(Saved data entries)
════════════════════
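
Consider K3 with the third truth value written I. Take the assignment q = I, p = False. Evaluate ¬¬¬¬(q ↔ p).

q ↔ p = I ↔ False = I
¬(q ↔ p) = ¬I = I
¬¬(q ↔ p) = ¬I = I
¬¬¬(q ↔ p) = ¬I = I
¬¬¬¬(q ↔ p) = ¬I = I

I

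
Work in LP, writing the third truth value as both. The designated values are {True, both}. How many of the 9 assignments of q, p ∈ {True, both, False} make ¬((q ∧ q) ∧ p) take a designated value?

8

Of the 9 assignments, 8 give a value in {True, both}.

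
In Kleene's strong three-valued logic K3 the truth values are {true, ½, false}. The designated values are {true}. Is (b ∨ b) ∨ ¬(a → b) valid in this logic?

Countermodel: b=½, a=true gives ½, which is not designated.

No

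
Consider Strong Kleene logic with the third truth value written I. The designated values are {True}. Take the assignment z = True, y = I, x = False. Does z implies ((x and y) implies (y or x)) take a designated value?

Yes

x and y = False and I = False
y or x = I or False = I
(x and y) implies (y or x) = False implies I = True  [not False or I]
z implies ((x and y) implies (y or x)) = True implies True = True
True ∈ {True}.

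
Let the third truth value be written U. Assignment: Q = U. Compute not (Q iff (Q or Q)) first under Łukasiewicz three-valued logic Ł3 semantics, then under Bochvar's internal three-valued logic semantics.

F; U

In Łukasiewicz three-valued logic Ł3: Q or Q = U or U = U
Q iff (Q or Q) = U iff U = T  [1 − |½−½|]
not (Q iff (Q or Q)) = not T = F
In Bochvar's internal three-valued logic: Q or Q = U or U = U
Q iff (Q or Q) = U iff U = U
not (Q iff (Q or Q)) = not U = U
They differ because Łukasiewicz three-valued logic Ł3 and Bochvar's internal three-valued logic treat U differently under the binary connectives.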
════════════════════
About this exercise
Retype every record above exactly as it stands.

Answer section
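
Consider K3 with the third truth value written I. Take the assignment q = I, p = False. Evaluate ¬¬¬¬(q ↔ p).

q ↔ p = I ↔ False = I
¬(q ↔ p) = ¬I = I
¬¬(q ↔ p) = ¬I = I
¬¬¬(q ↔ p) = ¬I = I
¬¬¬¬(q ↔ p) = ¬I = I

I

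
Work in LP, writing the third truth value as both. The designated values are {True, both}. How many of the 9 assignments of q, p ∈ {True, both, False} make ¬((q ∧ q) ∧ p) take a designated value?

8

Of the 9 assignments, 8 give a value in {True, both}.

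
In Kleene's strong three-valued logic K3 the truth values are {true, ½, false}. The designated values are {true}. Is (b ∨ b) ∨ ¬(a → b) valid in this logic?

Countermodel: b=½, a=true gives ½, which is not designated.

No

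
Consider Strong Kleene logic with the third truth value written I. The designated values are {True}. Take the assignment z = True, y = I, x = False. Does z implies ((x and y) implies (y or x)) take a designated value?

Yes

x and y = False and I = False
y or x = I or False = I
(x and y) implies (y or x) = False implies I = True  [not False or I]
z implies ((x and y) implies (y or x)) = True implies True = True
True ∈ {True}.

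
Let the third truth value be written U. Assignment: Q = U. Compute not (Q iff (Q or Q)) first under Łukasiewicz three-valued logic Ł3 semantics, then under Bochvar's internal three-valued logic semantics.

F; U

In Łukasiewicz three-valued logic Ł3: Q or Q = U or U = U
Q iff (Q or Q) = U iff U = T  [1 − |½−½|]
not (Q iff (Q or Q)) = not T = F
In Bochvar's internal three-valued logic: Q or Q = U or U = U
Q iff (Q or Q) = U iff U = U
not (Q iff (Q or Q)) = not U = U
They differ because Łukasiewicz three-valued logic Ł3 and Bochvar's internal three-valued logic treat U differently under the binary connectives.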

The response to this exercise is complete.